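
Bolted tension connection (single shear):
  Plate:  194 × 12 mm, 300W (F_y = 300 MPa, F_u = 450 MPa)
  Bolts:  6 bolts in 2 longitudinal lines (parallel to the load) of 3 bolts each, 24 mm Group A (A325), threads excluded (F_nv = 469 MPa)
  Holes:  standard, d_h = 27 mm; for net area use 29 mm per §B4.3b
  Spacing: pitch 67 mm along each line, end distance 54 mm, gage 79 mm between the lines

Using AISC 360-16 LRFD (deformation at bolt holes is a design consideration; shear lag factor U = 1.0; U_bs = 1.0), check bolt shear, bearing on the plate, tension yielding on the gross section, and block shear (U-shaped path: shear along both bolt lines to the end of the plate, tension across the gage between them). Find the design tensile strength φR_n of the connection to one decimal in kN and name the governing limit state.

628.6 kN (gross-section yield governs)

Bolt shear: A_b = π(24)²/4 = 452.39 mm². φR_n = 0.75 × 469 × 452.39 × 6 × 1 = 954.8 kN.
Bearing (12 mm plate, F_u = 450 MPa): end bolts L_c = 54 − 27/2 = 40.5, R_n = min(1.2×40.5×12×450, 2.4×24×12×450) = 262.44 kN/bolt; interior L_c = 67 − 27 = 40, R_n = 259.2 kN/bolt. φR_n = 0.75 × (2×262.44 + 4×259.2) = 1171.3 kN.
Tension yield (gross): A_g = 194×12 = 2328 mm². φR_n = 0.90 × 300 × 2328 = 628.6 kN.
Block shear: shear path 2×[54+2×67] = 2×188 mm, A_gv = 4512, A_nv = 2×(188 − 2.5×29)×12 = 2772 mm²; tension across gage: (79 − 1×29)×12 = 600 mm². R_n = min(0.6×450×2772, 0.6×300×4512) + 1.0×450×600 = min(748.44, 812.16) + 270 = 1018.4 kN. φR_n = 0.75 × 1018.4 = 763.8 kN.
Governing: min(954.8, 1171.3, 628.6, 763.8) = 628.6 kN → gross-section yield.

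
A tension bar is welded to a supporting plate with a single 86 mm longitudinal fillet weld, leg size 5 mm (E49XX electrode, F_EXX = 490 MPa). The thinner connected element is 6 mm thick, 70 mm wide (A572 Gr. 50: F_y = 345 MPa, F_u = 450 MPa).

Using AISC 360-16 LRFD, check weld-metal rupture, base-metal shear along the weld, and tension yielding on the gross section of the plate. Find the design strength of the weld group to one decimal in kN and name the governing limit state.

Weld metal: throat = 0.707×5 = 3.535 mm, L = 86 mm. φR_n = 0.75 × 0.6 × 490 × 3.535 × 86 = 67.0 kN.
Base metal shear (6 mm plate): yield φR_n = 1.0×0.6×345×6×86 = 106.8 kN; rupture φR_n = 0.75×0.6×450×6×86 = 104.5 kN; take 104.5 kN (rupture).
Tension yield (gross): A_g = 70×6 = 420 mm². φR_n = 0.90 × 345 × 420 = 130.4 kN.
Governing: min(67.0, 104.5, 130.4) = 67.0 kN → weld metal.

67.0 kN (weld metal governs)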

**TASK TO CARRY OUT:**
From the listing above, report the number of lines containing the string "each", without any accompanying remarks.

**TASK SOLUTION:**
2